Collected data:
------------------------------
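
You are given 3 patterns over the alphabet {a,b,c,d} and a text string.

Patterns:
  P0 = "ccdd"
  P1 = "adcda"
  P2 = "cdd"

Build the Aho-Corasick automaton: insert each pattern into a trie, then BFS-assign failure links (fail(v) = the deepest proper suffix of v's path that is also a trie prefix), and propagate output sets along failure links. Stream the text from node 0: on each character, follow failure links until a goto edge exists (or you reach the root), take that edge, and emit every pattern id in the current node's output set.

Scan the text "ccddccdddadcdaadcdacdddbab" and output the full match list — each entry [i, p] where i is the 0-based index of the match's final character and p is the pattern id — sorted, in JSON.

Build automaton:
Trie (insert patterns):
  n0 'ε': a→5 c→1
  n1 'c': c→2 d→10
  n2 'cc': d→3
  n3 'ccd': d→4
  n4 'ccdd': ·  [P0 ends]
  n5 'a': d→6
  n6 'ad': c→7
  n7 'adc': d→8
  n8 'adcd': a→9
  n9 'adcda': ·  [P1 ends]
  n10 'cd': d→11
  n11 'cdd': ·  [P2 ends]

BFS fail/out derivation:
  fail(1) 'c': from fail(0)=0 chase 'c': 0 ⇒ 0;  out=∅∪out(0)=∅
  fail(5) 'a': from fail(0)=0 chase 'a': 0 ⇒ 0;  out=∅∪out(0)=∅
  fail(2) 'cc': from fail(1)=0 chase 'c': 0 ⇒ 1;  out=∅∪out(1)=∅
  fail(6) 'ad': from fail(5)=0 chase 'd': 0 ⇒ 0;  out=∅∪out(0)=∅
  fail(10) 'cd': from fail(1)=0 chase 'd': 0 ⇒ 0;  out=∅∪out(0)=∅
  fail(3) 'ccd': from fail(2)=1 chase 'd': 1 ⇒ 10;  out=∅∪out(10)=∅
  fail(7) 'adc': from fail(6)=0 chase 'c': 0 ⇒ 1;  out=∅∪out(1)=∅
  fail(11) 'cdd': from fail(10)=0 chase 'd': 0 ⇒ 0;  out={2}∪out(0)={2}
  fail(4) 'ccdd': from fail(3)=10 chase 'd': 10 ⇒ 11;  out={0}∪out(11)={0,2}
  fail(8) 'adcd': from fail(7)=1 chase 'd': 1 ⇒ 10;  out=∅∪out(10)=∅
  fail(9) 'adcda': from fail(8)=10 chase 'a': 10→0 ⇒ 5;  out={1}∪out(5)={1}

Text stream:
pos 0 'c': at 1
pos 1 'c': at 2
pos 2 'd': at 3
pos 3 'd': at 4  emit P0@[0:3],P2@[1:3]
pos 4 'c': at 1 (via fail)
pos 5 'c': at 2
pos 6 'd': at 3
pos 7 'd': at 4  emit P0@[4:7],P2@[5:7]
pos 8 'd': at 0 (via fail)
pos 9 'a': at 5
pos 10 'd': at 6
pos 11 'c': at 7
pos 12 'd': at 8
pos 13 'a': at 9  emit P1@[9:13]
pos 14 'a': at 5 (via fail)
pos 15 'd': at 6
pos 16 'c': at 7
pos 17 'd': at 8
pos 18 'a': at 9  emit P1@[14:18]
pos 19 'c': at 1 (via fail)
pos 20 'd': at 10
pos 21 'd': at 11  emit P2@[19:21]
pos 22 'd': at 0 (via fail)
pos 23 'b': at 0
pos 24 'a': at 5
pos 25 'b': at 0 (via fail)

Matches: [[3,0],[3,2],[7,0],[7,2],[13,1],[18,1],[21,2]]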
------------------------------
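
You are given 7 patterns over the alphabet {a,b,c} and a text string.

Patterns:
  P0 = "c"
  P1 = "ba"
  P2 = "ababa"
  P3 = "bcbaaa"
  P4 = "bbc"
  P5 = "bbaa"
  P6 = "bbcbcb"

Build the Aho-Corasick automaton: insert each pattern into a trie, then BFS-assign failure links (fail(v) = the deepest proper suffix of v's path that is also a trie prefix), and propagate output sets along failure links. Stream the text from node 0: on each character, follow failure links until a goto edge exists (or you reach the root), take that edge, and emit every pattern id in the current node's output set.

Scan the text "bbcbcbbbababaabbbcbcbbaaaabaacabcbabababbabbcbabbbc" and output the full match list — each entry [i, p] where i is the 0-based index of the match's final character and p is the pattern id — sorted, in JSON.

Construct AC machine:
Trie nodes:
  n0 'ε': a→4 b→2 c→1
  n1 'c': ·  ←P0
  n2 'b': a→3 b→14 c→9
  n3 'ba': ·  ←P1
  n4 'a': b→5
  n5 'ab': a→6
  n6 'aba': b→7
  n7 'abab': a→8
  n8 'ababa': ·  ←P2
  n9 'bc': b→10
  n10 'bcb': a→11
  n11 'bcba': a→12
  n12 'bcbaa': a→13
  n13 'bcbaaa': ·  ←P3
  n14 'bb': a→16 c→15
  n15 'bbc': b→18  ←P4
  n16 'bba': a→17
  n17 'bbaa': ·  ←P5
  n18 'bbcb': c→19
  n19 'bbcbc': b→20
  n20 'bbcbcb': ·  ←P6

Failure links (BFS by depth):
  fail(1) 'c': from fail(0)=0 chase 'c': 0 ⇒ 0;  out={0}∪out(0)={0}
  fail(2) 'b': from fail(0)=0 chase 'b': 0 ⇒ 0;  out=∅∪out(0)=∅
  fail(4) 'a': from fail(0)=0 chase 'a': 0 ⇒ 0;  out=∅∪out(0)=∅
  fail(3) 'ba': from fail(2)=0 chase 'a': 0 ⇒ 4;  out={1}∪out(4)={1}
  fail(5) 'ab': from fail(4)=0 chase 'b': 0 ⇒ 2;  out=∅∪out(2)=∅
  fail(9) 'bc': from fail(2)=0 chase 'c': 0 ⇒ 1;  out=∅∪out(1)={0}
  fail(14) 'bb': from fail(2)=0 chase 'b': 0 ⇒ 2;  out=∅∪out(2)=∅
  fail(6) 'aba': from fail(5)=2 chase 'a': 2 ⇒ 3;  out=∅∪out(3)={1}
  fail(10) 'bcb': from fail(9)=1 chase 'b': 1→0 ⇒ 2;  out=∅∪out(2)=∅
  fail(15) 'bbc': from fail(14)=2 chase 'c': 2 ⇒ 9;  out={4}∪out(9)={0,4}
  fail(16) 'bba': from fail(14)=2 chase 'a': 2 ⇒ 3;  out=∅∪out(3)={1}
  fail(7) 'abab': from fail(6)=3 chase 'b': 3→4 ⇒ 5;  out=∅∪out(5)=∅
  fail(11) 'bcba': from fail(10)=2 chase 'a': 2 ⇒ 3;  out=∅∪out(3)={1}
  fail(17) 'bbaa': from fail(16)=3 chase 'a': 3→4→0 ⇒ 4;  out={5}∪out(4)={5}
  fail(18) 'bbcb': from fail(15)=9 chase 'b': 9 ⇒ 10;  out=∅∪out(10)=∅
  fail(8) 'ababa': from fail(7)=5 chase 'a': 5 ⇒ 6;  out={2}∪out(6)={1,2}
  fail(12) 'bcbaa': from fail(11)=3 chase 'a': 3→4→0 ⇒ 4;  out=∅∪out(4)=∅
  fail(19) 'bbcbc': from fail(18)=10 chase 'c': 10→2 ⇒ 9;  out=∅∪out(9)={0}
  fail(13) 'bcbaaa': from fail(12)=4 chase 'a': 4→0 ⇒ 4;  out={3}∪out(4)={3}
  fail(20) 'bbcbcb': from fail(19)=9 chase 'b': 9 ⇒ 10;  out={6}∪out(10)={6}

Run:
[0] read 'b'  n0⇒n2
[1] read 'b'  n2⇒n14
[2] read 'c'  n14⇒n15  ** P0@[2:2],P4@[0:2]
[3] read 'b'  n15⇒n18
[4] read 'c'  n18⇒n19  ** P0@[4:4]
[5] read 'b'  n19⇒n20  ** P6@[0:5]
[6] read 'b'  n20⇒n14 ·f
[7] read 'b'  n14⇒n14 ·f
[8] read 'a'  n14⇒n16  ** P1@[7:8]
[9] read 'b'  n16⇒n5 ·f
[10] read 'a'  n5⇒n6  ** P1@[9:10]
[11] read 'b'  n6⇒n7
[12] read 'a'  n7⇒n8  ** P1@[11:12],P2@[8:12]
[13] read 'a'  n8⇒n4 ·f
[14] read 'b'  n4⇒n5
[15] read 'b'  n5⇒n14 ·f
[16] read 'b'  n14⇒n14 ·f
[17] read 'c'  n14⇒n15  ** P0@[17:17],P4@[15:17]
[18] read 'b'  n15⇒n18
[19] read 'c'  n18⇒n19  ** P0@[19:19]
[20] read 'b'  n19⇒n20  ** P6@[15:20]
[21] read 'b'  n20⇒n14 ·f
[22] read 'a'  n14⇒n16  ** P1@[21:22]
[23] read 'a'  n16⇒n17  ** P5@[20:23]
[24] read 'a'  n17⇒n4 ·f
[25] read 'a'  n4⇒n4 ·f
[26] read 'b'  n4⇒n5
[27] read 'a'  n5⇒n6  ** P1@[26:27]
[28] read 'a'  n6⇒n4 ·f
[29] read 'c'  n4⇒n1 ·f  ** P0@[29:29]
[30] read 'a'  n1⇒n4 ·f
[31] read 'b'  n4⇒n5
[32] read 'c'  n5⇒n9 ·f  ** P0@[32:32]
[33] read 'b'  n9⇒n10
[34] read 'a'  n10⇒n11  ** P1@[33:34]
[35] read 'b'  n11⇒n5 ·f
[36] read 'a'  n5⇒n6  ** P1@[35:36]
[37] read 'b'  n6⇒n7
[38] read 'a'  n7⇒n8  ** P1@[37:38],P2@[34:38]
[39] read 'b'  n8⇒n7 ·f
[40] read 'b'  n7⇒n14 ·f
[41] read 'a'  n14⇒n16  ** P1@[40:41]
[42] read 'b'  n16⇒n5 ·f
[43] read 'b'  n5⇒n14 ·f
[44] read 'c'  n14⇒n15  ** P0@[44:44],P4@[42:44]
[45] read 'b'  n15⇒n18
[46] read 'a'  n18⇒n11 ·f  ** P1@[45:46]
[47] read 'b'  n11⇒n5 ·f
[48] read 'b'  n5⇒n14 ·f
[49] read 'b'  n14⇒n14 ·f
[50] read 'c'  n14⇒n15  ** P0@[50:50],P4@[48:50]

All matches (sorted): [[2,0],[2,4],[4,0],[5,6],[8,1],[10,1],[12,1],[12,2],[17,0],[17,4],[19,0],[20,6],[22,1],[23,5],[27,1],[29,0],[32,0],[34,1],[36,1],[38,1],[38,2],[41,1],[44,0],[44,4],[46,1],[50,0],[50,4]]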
------------------------------
» **WORK TO BE COMPLETED**:
Show all of the lines above in which "given" is present.

» **WRITTEN RESPONSE**:
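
You are given 3 patterns over the alphabet {a,b,c,d} and a text string.
You are given 7 patterns over the alphabet {a,b,c} and a text string.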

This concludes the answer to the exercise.